### ACTION ITEM:
Repeat each record below exactly as given.

---------- MATERIAL FOR THE TASK ----------

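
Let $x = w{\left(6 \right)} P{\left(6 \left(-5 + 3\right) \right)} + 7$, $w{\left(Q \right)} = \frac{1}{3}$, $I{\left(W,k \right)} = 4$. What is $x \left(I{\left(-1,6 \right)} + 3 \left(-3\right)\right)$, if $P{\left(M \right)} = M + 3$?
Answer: $-20$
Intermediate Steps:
$P{\left(M \right)} = 3 + M$
$w{\left(Q \right)} = \frac{1}{3}$
$x = 4$ ($x = \frac{3 + 6 \left(-5 + 3\right)}{3} + 7 = \frac{3 + 6 \left(-2\right)}{3} + 7 = \frac{3 - 12}{3} + 7 = \frac{1}{3} \left(-9\right) + 7 = -3 + 7 = 4$)
$x \left(I{\left(-1,6 \right)} + 3 \left(-3\right)\right) = 4 \left(4 + 3 \left(-3\right)\right) = 4 \left(4 - 9\right) = 4 \left(-5\right) = -20$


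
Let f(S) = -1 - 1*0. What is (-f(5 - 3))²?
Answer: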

----------

### TASK ANSWER:
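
Let $x = w{\left(6 \right)} P{\left(6 \left(-5 + 3\right) \right)} + 7$, $w{\left(Q \right)} = \frac{1}{3}$, $I{\left(W,k \right)} = 4$. What is $x \left(I{\left(-1,6 \right)} + 3 \left(-3\right)\right)$, if $P{\left(M \right)} = M + 3$?
Answer: $-20$
Intermediate Steps:
$P{\left(M \right)} = 3 + M$
$w{\left(Q \right)} = \frac{1}{3}$
$x = 4$ ($x = \frac{3 + 6 \left(-5 + 3\right)}{3} + 7 = \frac{3 + 6 \left(-2\right)}{3} + 7 = \frac{3 - 12}{3} + 7 = \frac{1}{3} \left(-9\right) + 7 = -3 + 7 = 4$)
$x \left(I{\left(-1,6 \right)} + 3 \left(-3\right)\right) = 4 \left(4 + 3 \left(-3\right)\right) = 4 \left(4 - 9\right) = 4 \left(-5\right) = -20$


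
Let f(S) = -1 - 1*0. What is (-f(5 - 3))²?
Answer: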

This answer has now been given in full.